» YOUR GOAL: Would you set down the data below exactly as shown?

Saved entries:
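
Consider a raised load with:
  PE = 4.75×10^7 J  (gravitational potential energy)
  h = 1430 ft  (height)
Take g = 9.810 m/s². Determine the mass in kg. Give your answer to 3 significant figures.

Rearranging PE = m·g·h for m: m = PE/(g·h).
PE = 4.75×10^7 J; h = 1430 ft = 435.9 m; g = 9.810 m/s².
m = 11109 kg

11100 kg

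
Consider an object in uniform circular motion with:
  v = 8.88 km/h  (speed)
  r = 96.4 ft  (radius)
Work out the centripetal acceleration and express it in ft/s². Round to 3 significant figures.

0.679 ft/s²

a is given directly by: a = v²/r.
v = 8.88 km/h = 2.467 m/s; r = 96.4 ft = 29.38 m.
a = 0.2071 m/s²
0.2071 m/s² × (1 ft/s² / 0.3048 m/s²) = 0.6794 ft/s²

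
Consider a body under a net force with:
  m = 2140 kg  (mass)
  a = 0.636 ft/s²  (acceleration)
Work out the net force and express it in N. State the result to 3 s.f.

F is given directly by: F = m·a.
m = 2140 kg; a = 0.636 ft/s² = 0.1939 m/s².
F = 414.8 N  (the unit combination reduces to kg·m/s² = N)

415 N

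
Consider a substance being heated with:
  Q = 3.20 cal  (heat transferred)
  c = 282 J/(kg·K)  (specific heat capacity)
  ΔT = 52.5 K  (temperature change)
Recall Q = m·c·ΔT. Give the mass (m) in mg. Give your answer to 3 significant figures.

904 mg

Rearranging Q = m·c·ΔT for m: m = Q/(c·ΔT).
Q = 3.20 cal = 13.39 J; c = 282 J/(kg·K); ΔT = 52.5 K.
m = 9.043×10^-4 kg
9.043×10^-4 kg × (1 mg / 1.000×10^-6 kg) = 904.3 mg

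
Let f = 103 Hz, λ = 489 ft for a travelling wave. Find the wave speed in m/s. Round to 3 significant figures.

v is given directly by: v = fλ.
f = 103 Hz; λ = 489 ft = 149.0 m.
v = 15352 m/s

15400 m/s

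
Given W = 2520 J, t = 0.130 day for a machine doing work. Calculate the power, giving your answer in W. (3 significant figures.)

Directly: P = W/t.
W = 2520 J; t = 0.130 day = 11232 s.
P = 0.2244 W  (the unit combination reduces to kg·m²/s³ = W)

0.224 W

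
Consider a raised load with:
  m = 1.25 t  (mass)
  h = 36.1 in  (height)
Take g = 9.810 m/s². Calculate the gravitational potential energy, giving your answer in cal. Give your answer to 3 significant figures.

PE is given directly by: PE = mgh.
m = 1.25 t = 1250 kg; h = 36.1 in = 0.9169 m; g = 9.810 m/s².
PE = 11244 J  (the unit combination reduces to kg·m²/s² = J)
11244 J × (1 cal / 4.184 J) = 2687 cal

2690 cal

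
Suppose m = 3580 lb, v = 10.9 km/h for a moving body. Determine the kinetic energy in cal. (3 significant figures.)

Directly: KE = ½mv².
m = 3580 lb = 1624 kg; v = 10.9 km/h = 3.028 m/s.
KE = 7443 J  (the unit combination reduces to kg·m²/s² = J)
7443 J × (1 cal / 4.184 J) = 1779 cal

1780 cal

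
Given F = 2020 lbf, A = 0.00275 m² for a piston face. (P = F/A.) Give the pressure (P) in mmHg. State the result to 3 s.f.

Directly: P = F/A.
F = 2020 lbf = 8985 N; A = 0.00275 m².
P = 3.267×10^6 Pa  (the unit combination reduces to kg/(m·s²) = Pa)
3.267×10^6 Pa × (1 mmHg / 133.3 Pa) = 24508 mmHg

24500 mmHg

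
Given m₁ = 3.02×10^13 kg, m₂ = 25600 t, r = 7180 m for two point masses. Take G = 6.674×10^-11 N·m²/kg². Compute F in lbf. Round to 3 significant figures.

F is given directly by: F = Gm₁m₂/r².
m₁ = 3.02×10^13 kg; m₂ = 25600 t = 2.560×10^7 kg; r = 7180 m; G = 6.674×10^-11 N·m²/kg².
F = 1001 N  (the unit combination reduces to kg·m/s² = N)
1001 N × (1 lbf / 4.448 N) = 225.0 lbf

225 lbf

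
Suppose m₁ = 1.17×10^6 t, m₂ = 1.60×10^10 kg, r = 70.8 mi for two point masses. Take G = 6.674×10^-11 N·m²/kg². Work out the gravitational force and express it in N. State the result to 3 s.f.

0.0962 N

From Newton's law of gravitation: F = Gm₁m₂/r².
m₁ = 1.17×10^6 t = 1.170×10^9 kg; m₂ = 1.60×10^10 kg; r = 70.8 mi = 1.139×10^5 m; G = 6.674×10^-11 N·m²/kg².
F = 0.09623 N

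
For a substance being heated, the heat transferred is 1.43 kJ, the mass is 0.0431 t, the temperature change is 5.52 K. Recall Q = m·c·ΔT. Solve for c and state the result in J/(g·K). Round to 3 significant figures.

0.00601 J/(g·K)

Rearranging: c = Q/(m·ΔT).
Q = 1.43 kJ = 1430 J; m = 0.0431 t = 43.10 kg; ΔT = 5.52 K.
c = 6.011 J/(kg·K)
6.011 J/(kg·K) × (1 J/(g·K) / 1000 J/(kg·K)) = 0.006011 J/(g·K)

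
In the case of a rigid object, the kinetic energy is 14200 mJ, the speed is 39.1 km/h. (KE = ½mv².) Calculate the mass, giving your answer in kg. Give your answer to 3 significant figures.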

» ANSWER AREA:
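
Consider a raised load with:
  PE = 4.75×10^7 J  (gravitational potential energy)
  h = 1430 ft  (height)
Take g = 9.810 m/s². Determine the mass in kg. Give your answer to 3 significant figures.

Rearranging PE = m·g·h for m: m = PE/(g·h).
PE = 4.75×10^7 J; h = 1430 ft = 435.9 m; g = 9.810 m/s².
m = 11109 kg

11100 kg

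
Consider an object in uniform circular motion with:
  v = 8.88 km/h  (speed)
  r = 96.4 ft  (radius)
Work out the centripetal acceleration and express it in ft/s². Round to 3 significant figures.

0.679 ft/s²

a is given directly by: a = v²/r.
v = 8.88 km/h = 2.467 m/s; r = 96.4 ft = 29.38 m.
a = 0.2071 m/s²
0.2071 m/s² × (1 ft/s² / 0.3048 m/s²) = 0.6794 ft/s²

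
Consider a body under a net force with:
  m = 2140 kg  (mass)
  a = 0.636 ft/s²  (acceleration)
Work out the net force and express it in N. State the result to 3 s.f.

F is given directly by: F = m·a.
m = 2140 kg; a = 0.636 ft/s² = 0.1939 m/s².
F = 414.8 N  (the unit combination reduces to kg·m/s² = N)

415 N

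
Consider a substance being heated with:
  Q = 3.20 cal  (heat transferred)
  c = 282 J/(kg·K)  (specific heat capacity)
  ΔT = 52.5 K  (temperature change)
Recall Q = m·c·ΔT. Give the mass (m) in mg. Give your answer to 3 significant figures.

904 mg

Rearranging Q = m·c·ΔT for m: m = Q/(c·ΔT).
Q = 3.20 cal = 13.39 J; c = 282 J/(kg·K); ΔT = 52.5 K.
m = 9.043×10^-4 kg
9.043×10^-4 kg × (1 mg / 1.000×10^-6 kg) = 904.3 mg

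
Let f = 103 Hz, λ = 489 ft for a travelling wave. Find the wave speed in m/s. Round to 3 significant figures.

v is given directly by: v = fλ.
f = 103 Hz; λ = 489 ft = 149.0 m.
v = 15352 m/s

15400 m/s

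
Given W = 2520 J, t = 0.130 day for a machine doing work. Calculate the power, giving your answer in W. (3 significant figures.)

Directly: P = W/t.
W = 2520 J; t = 0.130 day = 11232 s.
P = 0.2244 W  (the unit combination reduces to kg·m²/s³ = W)

0.224 W

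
Consider a raised load with:
  m = 1.25 t  (mass)
  h = 36.1 in  (height)
Take g = 9.810 m/s². Calculate the gravitational potential energy, giving your answer in cal. Give your answer to 3 significant figures.

PE is given directly by: PE = mgh.
m = 1.25 t = 1250 kg; h = 36.1 in = 0.9169 m; g = 9.810 m/s².
PE = 11244 J  (the unit combination reduces to kg·m²/s² = J)
11244 J × (1 cal / 4.184 J) = 2687 cal

2690 cal

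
Suppose m = 3580 lb, v = 10.9 km/h for a moving body. Determine the kinetic energy in cal. (3 significant figures.)

Directly: KE = ½mv².
m = 3580 lb = 1624 kg; v = 10.9 km/h = 3.028 m/s.
KE = 7443 J  (the unit combination reduces to kg·m²/s² = J)
7443 J × (1 cal / 4.184 J) = 1779 cal

1780 cal

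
Given F = 2020 lbf, A = 0.00275 m² for a piston face. (P = F/A.) Give the pressure (P) in mmHg. State the result to 3 s.f.

Directly: P = F/A.
F = 2020 lbf = 8985 N; A = 0.00275 m².
P = 3.267×10^6 Pa  (the unit combination reduces to kg/(m·s²) = Pa)
3.267×10^6 Pa × (1 mmHg / 133.3 Pa) = 24508 mmHg

24500 mmHg

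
Given m₁ = 3.02×10^13 kg, m₂ = 25600 t, r = 7180 m for two point masses. Take G = 6.674×10^-11 N·m²/kg². Compute F in lbf. Round to 3 significant figures.

F is given directly by: F = Gm₁m₂/r².
m₁ = 3.02×10^13 kg; m₂ = 25600 t = 2.560×10^7 kg; r = 7180 m; G = 6.674×10^-11 N·m²/kg².
F = 1001 N  (the unit combination reduces to kg·m/s² = N)
1001 N × (1 lbf / 4.448 N) = 225.0 lbf

225 lbf

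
Suppose m₁ = 1.17×10^6 t, m₂ = 1.60×10^10 kg, r = 70.8 mi for two point masses. Take G = 6.674×10^-11 N·m²/kg². Work out the gravitational force and express it in N. State the result to 3 s.f.

0.0962 N

From Newton's law of gravitation: F = Gm₁m₂/r².
m₁ = 1.17×10^6 t = 1.170×10^9 kg; m₂ = 1.60×10^10 kg; r = 70.8 mi = 1.139×10^5 m; G = 6.674×10^-11 N·m²/kg².
F = 0.09623 N

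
For a substance being heated, the heat transferred is 1.43 kJ, the mass is 0.0431 t, the temperature change is 5.52 K. Recall Q = m·c·ΔT. Solve for c and state the result in J/(g·K). Round to 3 significant figures.

0.00601 J/(g·K)

Rearranging: c = Q/(m·ΔT).
Q = 1.43 kJ = 1430 J; m = 0.0431 t = 43.10 kg; ΔT = 5.52 K.
c = 6.011 J/(kg·K)
6.011 J/(kg·K) × (1 J/(g·K) / 1000 J/(kg·K)) = 0.006011 J/(g·K)

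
In the case of a rigid object, the kinetic energy is 14200 mJ, the speed is 39.1 km/h. (KE = ½mv².) Calculate the mass, giving your answer in kg. Give your answer to 3 significant figures.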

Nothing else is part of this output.